*WHAT THE TASK REQUIRES*: Once the data has been read, print it back in full, exactly.

*DATA*:
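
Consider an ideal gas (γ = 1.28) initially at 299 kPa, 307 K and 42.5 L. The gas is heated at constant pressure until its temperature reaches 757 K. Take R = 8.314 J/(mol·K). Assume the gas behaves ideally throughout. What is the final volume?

105 L

Isobaric: P stays 299 kPa; V/T = const ⇒ T₂ = 757 K, V₂ = 105 L.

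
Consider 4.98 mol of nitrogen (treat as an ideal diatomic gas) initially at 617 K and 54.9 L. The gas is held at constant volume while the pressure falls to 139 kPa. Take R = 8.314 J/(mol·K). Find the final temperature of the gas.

P₁ = nRT₁/V₁ = 4.98×8.314×617/54.9 = 465 kPa.
Isochoric: V stays 54.9 L; P/T = const ⇒ T₂ = 184 K, P₂ = 139 kPa.

184 K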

*TASK SOLUTION*:
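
Consider an ideal gas (γ = 1.28) initially at 299 kPa, 307 K and 42.5 L. The gas is heated at constant pressure until its temperature reaches 757 K. Take R = 8.314 J/(mol·K). Assume the gas behaves ideally throughout. What is the final volume?

105 L

Isobaric: P stays 299 kPa; V/T = const ⇒ T₂ = 757 K, V₂ = 105 L.

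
Consider 4.98 mol of nitrogen (treat as an ideal diatomic gas) initially at 617 K and 54.9 L. The gas is held at constant volume while the pressure falls to 139 kPa. Take R = 8.314 J/(mol·K). Find the final temperature of the gas.

P₁ = nRT₁/V₁ = 4.98×8.314×617/54.9 = 465 kPa.
Isochoric: V stays 54.9 L; P/T = const ⇒ T₂ = 184 K, P₂ = 139 kPa.

184 K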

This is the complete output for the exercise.